What is required ->
Gather every line of the entries that includes the word "from".

[Stored data entries]
::::::
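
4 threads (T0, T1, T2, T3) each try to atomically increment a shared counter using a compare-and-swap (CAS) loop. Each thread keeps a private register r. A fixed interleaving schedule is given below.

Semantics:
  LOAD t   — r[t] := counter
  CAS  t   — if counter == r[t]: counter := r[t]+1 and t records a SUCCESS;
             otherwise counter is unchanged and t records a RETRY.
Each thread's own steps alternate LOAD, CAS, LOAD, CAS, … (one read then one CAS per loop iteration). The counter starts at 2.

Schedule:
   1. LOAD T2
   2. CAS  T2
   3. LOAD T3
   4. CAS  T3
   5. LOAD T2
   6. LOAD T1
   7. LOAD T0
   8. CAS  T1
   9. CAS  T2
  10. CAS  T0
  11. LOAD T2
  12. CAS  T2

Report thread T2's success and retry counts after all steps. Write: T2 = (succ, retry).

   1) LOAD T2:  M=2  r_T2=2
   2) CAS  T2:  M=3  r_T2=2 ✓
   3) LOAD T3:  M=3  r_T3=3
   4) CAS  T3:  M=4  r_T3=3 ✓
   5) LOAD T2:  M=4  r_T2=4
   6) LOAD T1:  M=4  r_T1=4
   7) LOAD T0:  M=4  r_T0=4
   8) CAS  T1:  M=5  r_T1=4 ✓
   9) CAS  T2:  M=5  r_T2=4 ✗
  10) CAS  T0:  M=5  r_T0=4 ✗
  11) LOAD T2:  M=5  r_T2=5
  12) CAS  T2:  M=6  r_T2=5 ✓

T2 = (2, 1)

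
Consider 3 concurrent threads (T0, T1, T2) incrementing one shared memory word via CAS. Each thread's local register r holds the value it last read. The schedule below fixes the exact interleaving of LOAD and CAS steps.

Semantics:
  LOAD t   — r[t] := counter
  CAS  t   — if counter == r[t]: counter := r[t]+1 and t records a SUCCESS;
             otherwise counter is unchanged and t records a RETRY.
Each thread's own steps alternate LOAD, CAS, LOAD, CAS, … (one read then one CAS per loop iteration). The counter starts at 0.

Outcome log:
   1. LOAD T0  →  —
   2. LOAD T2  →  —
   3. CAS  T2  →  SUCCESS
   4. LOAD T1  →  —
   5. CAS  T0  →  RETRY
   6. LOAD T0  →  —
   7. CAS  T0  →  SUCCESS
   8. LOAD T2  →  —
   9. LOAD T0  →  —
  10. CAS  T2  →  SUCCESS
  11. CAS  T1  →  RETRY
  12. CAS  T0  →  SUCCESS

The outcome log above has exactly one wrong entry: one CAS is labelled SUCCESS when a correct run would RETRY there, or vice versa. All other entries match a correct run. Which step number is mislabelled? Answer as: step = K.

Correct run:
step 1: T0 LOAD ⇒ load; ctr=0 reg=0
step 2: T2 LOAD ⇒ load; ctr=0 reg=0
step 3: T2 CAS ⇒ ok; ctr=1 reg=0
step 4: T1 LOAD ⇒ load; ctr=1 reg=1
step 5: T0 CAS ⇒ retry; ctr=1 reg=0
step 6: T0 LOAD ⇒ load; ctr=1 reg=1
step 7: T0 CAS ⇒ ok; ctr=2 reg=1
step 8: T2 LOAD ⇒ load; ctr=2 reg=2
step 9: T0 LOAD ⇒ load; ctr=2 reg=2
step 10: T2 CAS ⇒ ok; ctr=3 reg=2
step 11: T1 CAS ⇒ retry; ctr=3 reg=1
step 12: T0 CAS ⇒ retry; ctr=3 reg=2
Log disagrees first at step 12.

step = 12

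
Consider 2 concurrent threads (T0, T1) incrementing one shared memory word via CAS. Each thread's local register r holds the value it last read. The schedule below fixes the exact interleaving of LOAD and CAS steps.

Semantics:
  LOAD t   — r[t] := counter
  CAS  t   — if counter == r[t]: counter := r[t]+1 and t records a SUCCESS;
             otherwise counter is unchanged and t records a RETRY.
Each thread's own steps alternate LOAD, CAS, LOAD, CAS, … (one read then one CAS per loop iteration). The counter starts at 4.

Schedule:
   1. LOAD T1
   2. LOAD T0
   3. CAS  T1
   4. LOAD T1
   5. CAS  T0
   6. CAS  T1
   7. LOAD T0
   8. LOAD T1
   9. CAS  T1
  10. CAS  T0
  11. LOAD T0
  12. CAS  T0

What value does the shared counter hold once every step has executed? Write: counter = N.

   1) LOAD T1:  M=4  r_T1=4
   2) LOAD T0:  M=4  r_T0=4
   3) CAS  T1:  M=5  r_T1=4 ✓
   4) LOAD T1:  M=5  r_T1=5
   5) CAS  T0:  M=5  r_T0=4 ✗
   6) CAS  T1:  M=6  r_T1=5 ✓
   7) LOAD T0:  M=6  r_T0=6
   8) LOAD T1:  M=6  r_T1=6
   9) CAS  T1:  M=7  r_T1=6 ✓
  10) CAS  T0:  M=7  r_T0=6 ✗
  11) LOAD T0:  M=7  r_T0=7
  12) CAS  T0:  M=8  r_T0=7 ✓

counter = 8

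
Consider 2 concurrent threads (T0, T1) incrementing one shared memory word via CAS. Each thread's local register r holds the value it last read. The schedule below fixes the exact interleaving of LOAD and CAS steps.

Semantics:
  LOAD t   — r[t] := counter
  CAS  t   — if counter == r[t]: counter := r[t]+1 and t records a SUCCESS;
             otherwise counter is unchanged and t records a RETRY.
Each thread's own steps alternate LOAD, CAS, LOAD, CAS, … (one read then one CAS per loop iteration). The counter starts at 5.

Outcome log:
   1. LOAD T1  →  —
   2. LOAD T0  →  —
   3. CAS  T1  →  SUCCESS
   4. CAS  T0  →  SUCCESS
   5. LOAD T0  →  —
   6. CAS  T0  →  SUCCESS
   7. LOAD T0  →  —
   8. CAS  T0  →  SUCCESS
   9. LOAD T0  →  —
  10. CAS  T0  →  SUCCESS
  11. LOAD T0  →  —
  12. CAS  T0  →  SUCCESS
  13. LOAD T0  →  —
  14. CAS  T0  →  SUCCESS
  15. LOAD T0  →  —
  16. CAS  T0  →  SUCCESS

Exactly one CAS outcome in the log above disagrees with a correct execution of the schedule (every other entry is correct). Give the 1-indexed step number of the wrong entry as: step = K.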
::::::
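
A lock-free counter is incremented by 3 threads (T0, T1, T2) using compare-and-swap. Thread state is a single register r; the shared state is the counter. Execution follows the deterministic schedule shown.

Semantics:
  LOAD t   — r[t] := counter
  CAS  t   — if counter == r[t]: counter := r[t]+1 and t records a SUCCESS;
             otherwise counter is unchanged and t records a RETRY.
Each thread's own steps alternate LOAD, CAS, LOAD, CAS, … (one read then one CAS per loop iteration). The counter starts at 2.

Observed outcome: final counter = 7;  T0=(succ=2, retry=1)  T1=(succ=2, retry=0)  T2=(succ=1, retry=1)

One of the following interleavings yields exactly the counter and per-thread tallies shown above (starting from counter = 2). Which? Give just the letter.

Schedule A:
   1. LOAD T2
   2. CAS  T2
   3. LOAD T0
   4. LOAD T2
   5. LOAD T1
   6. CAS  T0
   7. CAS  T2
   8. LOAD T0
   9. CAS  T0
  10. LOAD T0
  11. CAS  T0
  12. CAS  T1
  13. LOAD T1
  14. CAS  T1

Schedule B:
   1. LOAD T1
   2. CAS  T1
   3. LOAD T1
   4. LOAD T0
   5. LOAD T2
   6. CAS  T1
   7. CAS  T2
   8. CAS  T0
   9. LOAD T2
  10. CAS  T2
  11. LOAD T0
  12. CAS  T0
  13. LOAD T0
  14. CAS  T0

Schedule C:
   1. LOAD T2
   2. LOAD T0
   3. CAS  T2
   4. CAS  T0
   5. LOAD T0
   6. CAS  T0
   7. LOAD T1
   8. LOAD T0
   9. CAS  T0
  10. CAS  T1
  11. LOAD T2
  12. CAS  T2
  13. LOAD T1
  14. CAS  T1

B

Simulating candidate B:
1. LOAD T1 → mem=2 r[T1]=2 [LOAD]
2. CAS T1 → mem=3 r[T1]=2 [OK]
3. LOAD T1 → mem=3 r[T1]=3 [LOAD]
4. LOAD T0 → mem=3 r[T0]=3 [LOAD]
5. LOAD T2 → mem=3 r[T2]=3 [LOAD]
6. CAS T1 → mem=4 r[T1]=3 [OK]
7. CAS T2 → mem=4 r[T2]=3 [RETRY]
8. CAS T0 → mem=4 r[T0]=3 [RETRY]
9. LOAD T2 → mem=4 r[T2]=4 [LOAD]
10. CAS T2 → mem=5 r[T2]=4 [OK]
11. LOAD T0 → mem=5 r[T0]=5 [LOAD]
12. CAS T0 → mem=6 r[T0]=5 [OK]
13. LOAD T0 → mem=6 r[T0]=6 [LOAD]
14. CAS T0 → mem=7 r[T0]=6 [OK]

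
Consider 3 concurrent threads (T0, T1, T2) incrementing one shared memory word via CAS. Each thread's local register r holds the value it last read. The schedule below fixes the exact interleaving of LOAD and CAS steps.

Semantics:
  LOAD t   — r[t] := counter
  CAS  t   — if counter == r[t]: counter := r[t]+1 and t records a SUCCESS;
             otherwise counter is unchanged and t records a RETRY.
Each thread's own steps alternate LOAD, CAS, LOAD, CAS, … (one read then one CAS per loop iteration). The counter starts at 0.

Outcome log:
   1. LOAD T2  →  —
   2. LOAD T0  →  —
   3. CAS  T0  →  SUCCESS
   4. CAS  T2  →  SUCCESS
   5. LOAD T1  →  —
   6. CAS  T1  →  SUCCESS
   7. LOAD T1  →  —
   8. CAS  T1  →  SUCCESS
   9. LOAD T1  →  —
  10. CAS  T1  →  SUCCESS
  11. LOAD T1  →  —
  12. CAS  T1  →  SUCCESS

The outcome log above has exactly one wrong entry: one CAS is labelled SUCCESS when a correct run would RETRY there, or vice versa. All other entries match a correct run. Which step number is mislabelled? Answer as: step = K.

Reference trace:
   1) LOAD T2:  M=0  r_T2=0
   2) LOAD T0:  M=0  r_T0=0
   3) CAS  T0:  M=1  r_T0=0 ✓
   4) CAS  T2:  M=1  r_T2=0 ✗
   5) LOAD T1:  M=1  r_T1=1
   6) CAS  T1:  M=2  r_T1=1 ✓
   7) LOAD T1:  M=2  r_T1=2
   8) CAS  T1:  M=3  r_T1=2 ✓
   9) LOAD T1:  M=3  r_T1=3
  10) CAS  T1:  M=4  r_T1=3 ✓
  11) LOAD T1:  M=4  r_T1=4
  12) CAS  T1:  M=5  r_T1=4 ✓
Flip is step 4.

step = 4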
::::::
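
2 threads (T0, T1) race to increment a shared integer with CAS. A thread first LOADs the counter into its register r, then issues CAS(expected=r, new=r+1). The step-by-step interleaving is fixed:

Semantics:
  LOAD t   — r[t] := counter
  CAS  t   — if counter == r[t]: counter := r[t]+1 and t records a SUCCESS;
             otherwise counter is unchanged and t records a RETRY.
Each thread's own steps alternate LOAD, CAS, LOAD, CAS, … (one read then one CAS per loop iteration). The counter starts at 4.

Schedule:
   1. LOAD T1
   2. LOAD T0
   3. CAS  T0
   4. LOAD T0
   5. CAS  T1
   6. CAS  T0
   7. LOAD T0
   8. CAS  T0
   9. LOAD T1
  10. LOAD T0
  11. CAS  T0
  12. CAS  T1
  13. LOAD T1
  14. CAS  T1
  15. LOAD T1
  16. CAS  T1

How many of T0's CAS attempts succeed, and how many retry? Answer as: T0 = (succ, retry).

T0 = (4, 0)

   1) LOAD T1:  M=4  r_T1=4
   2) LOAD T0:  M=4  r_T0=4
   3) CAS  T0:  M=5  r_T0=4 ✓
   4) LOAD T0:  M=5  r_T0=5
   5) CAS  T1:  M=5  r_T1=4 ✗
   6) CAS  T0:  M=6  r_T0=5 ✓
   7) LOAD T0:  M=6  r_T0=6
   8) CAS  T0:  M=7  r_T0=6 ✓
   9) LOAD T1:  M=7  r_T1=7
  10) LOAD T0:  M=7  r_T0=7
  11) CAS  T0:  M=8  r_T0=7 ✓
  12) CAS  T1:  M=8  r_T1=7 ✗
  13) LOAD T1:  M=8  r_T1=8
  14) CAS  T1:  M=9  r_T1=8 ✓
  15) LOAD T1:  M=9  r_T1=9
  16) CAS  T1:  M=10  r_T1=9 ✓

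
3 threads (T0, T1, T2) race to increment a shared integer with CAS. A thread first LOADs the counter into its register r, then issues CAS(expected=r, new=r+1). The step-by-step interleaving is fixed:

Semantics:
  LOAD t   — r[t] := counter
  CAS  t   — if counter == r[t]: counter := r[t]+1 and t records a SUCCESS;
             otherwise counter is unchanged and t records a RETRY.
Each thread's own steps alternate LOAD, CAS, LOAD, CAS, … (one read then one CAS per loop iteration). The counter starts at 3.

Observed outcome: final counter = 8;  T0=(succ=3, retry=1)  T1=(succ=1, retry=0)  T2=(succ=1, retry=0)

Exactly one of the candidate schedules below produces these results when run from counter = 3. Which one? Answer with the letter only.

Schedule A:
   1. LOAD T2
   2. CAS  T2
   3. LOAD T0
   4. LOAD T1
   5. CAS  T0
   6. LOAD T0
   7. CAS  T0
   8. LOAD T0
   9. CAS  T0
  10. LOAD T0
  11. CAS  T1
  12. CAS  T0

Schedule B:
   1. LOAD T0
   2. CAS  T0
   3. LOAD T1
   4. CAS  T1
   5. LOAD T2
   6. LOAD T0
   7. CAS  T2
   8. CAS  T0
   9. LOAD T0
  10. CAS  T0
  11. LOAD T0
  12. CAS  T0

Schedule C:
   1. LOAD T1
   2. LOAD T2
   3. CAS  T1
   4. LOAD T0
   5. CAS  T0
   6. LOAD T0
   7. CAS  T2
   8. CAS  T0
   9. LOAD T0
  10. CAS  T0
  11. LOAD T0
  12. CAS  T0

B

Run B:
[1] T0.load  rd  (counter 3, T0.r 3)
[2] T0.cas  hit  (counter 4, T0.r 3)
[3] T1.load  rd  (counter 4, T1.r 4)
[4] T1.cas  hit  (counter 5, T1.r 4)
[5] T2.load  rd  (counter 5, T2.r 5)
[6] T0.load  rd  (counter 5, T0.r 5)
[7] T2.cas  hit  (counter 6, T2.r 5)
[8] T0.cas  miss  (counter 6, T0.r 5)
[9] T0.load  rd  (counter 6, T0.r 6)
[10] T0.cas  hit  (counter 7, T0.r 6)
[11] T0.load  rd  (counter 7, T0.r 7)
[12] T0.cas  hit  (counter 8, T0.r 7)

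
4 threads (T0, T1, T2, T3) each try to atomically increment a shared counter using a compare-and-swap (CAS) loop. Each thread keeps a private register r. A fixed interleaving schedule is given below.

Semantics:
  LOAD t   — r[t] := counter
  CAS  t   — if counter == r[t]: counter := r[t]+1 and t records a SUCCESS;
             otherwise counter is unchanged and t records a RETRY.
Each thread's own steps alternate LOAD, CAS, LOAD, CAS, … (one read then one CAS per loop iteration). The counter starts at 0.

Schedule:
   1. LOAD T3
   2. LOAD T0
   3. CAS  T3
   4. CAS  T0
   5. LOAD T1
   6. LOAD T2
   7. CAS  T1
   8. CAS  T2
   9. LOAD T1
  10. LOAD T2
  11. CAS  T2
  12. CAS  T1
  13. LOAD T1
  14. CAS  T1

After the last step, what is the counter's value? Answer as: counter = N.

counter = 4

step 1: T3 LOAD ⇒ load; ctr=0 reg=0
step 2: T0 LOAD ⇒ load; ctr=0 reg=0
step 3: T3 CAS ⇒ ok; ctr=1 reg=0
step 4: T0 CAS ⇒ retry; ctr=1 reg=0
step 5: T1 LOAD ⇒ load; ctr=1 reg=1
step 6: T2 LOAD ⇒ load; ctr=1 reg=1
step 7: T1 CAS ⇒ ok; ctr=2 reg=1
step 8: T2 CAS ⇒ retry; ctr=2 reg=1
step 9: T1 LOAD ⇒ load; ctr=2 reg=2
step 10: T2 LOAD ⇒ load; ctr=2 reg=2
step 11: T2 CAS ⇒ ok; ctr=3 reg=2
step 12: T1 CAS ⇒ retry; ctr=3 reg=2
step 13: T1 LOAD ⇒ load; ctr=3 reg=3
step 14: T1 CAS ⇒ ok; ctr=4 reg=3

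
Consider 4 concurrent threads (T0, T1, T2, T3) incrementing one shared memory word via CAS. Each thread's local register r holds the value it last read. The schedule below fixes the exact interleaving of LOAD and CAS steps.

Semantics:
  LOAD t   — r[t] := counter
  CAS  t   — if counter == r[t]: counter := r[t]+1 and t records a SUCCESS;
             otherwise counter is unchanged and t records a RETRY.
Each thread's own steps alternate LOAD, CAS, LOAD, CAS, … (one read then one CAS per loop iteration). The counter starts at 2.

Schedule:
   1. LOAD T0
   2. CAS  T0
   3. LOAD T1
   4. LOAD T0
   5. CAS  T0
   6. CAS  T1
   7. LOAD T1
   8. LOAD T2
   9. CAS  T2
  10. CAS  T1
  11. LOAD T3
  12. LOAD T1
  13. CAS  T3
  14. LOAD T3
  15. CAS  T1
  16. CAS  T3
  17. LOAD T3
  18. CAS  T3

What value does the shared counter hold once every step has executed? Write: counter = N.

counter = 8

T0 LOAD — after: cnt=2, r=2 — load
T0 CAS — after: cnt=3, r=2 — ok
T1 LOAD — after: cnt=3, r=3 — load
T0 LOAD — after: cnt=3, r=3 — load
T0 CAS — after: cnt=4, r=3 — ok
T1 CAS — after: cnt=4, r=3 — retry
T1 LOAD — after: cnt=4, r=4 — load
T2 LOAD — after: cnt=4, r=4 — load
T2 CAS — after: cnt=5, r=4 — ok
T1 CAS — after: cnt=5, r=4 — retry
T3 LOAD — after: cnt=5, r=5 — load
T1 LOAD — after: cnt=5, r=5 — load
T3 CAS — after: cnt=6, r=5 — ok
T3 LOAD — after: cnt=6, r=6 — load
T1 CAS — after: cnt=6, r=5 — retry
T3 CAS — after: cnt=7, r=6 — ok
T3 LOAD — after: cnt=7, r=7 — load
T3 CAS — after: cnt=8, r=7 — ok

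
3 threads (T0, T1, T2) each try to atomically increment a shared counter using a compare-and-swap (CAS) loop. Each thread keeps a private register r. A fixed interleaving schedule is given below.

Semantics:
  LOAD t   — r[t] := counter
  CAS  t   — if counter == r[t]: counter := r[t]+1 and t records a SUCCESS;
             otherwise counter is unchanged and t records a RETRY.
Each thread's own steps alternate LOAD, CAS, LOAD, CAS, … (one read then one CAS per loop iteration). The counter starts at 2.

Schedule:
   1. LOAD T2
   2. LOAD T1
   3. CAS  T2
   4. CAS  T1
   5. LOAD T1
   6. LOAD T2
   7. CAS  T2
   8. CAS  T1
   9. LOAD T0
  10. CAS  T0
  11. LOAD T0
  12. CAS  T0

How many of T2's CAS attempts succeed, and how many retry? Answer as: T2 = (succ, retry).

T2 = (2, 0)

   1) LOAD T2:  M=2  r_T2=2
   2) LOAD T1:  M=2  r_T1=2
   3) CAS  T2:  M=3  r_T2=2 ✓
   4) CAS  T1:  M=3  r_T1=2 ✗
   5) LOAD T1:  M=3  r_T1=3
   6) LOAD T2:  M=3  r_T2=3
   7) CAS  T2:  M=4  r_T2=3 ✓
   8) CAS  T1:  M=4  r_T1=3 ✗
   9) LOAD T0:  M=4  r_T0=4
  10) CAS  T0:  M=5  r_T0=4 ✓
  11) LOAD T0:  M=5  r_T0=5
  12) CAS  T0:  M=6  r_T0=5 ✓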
::::::
Task solution ->
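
One of the following interleavings yields exactly the counter and per-thread tallies shown above (starting from counter = 2). Which? Give just the letter.
Exactly one of the candidate schedules below produces these results when run from counter = 3. Which one? Answer with the letter only.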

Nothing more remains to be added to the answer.